Task to complete:
Exactly reproduce the lines beginning with the line that includes "not x = 1 if x = 0, otherwise 0" and ending with the last line of the data.

━━ Information

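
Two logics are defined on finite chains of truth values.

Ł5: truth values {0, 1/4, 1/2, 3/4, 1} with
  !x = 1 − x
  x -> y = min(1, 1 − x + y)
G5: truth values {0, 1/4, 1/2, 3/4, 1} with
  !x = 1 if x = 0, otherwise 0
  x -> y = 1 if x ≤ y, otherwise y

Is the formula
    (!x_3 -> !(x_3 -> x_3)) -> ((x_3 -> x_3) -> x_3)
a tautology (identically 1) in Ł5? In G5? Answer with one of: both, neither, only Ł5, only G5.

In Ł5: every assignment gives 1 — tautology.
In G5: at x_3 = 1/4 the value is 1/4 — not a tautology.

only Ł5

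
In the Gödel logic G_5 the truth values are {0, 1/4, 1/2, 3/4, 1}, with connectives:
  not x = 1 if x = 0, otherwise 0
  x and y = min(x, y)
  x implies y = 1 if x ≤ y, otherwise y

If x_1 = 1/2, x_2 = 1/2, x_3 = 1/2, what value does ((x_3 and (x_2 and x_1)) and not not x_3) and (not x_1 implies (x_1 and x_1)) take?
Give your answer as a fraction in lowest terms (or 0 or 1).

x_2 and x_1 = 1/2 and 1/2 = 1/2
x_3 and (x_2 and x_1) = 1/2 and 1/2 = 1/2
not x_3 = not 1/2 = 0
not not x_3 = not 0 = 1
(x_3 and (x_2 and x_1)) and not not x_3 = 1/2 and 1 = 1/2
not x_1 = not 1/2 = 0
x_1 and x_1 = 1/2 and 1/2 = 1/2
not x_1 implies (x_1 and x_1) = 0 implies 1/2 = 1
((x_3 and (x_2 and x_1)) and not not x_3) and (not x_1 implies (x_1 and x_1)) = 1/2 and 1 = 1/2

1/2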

━━━━

Task answer:
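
  not x = 1 if x = 0, otherwise 0
  x and y = min(x, y)
  x implies y = 1 if x ≤ y, otherwise y

If x_1 = 1/2, x_2 = 1/2, x_3 = 1/2, what value does ((x_3 and (x_2 and x_1)) and not not x_3) and (not x_1 implies (x_1 and x_1)) take?
Give your answer as a fraction in lowest terms (or 0 or 1).

x_2 and x_1 = 1/2 and 1/2 = 1/2
x_3 and (x_2 and x_1) = 1/2 and 1/2 = 1/2
not x_3 = not 1/2 = 0
not not x_3 = not 0 = 1
(x_3 and (x_2 and x_1)) and not not x_3 = 1/2 and 1 = 1/2
not x_1 = not 1/2 = 0
x_1 and x_1 = 1/2 and 1/2 = 1/2
not x_1 implies (x_1 and x_1) = 0 implies 1/2 = 1
((x_3 and (x_2 and x_1)) and not not x_3) and (not x_1 implies (x_1 and x_1)) = 1/2 and 1 = 1/2

1/2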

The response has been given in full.